[Saved entries]
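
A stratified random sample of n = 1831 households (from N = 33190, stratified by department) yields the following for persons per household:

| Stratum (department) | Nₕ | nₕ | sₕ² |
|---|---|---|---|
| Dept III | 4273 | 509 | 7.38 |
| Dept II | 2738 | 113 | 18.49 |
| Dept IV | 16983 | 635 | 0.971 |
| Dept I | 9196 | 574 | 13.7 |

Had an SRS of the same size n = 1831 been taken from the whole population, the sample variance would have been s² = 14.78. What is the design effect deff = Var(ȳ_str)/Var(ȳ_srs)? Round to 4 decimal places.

0.4435

Var(ȳ_str) = Σ Wₕ²(1−fₕ)sₕ²/nₕ with Wₕ = Nₕ/33190:
  Dept III: (4273/33190)²·(1−509/4273)·7.38/509 = 2.1169304 × 10^-4
  Dept II: (2738/33190)²·(1−113/2738)·18.49/113 = 0.0010675955
  Dept IV: (16983/33190)²·(1−635/16983)·0.971/635 = 3.8539852 × 10^-4
  Dept I: (9196/33190)²·(1−574/9196)·13.7/574 = 0.0017179129
  → Var(ȳ_str) = 0.0033826.
Var(ȳ_srs) = (1 − 1831/33190)·14.78/1831 = 0.0076267769.
deff = 0.0033826 / 0.0076267769 = 0.4435.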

[INSTRUCTIONS FOR THE TASK]
Using the records above, give the count of lines with the word "department", and write nothing more.

[REPLY]
2